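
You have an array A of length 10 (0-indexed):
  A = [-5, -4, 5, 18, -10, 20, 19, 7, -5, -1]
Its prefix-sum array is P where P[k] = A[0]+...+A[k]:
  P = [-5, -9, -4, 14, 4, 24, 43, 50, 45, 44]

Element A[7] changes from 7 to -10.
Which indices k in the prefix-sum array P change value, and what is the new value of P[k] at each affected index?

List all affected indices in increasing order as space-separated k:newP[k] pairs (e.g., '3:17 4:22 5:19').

Answer: 7:33 8:28 9:27

Derivation:
P[k] = A[0] + ... + A[k]
P[k] includes A[7] iff k >= 7
Affected indices: 7, 8, ..., 9; delta = -17
  P[7]: 50 + -17 = 33
  P[8]: 45 + -17 = 28
  P[9]: 44 + -17 = 27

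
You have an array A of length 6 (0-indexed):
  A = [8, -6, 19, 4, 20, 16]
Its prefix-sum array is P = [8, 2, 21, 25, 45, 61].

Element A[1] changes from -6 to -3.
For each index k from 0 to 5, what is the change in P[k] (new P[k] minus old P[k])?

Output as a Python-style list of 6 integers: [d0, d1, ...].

Answer: [0, 3, 3, 3, 3, 3]

Derivation:
Element change: A[1] -6 -> -3, delta = 3
For k < 1: P[k] unchanged, delta_P[k] = 0
For k >= 1: P[k] shifts by exactly 3
Delta array: [0, 3, 3, 3, 3, 3]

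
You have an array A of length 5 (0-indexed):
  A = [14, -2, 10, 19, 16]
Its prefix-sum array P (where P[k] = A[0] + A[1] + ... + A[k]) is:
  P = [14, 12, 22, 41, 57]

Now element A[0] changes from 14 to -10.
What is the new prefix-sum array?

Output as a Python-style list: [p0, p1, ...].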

+ + + +

_Aim of the task_
Nothing should be left out: copy the material exactly.

_Your solution_
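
You have an array A of length 10 (0-indexed):
  A = [-5, -4, 5, 18, -10, 20, 19, 7, -5, -1]
Its prefix-sum array is P where P[k] = A[0]+...+A[k]:
  P = [-5, -9, -4, 14, 4, 24, 43, 50, 45, 44]

Element A[7] changes from 7 to -10.
Which indices k in the prefix-sum array P change value, and what is the new value of P[k] at each affected index?

List all affected indices in increasing order as space-separated k:newP[k] pairs (e.g., '3:17 4:22 5:19').

Answer: 7:33 8:28 9:27

Derivation:
P[k] = A[0] + ... + A[k]
P[k] includes A[7] iff k >= 7
Affected indices: 7, 8, ..., 9; delta = -17
  P[7]: 50 + -17 = 33
  P[8]: 45 + -17 = 28
  P[9]: 44 + -17 = 27

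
You have an array A of length 6 (0-indexed):
  A = [8, -6, 19, 4, 20, 16]
Its prefix-sum array is P = [8, 2, 21, 25, 45, 61].

Element A[1] changes from -6 to -3.
For each index k from 0 to 5, what is the change in P[k] (new P[k] minus old P[k])?

Output as a Python-style list of 6 integers: [d0, d1, ...].

Answer: [0, 3, 3, 3, 3, 3]

Derivation:
Element change: A[1] -6 -> -3, delta = 3
For k < 1: P[k] unchanged, delta_P[k] = 0
For k >= 1: P[k] shifts by exactly 3
Delta array: [0, 3, 3, 3, 3, 3]

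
You have an array A of length 5 (0-indexed):
  A = [14, -2, 10, 19, 16]
Its prefix-sum array P (where P[k] = A[0] + A[1] + ... + A[k]) is:
  P = [14, 12, 22, 41, 57]

Now element A[0] changes from 14 to -10.
What is the new prefix-sum array?

Output as a Python-style list: [p0, p1, ...].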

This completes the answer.